## Source data
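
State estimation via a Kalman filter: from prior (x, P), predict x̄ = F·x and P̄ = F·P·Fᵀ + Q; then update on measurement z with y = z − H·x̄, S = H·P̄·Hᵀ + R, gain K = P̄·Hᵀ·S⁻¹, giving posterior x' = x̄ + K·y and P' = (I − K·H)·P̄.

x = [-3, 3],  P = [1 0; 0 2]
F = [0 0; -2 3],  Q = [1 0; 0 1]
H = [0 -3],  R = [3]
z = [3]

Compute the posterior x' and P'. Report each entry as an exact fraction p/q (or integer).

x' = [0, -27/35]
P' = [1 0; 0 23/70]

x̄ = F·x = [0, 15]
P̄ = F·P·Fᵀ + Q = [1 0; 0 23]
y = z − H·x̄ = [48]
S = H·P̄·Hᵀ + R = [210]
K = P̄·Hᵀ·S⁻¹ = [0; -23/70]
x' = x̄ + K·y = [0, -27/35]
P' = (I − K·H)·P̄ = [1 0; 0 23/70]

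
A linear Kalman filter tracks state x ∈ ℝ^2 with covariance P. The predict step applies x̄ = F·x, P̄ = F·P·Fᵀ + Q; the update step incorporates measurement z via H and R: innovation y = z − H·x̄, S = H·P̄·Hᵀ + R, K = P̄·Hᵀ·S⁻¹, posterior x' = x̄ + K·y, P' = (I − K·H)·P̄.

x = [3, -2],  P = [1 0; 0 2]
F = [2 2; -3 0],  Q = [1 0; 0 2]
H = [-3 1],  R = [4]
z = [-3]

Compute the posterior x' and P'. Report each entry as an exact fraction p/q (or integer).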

* * *

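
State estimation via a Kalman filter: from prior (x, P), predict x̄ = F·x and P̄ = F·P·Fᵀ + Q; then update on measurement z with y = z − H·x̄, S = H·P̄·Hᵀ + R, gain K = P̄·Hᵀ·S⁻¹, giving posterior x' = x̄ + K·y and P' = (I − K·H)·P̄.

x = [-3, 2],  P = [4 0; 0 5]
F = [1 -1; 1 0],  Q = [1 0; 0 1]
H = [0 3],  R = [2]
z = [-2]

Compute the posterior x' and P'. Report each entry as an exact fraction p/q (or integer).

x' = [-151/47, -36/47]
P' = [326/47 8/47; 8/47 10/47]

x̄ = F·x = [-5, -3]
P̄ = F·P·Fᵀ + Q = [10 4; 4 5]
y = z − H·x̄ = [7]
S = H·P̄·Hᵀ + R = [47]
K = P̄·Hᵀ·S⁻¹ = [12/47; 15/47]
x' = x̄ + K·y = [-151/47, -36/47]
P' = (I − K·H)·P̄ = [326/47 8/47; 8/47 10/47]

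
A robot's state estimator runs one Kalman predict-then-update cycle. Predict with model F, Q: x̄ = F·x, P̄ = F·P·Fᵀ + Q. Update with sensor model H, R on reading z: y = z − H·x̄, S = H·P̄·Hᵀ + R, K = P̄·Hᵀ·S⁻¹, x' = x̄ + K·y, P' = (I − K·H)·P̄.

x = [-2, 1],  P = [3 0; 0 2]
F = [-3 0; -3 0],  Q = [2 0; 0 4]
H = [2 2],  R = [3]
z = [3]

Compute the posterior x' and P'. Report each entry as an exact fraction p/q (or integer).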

## Exercise directions
The answer should be a single number: the count of lines in the records that hold the string "predict".

## Expected answer
4